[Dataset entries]

Content starts

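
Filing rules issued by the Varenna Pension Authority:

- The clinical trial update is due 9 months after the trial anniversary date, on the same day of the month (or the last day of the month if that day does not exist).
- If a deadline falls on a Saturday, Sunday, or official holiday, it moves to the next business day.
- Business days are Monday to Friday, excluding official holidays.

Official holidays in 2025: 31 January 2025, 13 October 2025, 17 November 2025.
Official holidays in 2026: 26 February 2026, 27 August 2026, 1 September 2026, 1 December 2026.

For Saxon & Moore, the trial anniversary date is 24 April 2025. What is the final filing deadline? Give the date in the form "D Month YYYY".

26 January 2026

9 months after 24 April 2025, on the same day of the month, is 24 January 2026.
24 January 2026 is a Saturday; the next business day is 26 January 2026 (Monday).
Deadline: 26 January 2026.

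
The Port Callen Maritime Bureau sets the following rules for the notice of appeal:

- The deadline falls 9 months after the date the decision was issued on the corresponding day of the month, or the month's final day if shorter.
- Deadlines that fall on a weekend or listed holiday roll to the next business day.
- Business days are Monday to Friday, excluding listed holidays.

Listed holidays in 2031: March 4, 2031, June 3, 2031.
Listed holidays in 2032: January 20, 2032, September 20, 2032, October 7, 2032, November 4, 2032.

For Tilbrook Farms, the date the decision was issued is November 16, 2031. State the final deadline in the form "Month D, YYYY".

9 months from November 16, 2031 is August 16, 2032.
Since August 16, 2032 is a Monday and not a holiday, the date is unchanged.
Deadline: August 16, 2032.

August 16, 2032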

Content ends

Pull from the data each line where the string "Friday" turns up.

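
- Business days are Monday to Friday, excluding official holidays.
- Business days are Monday to Friday, excluding listed holidays.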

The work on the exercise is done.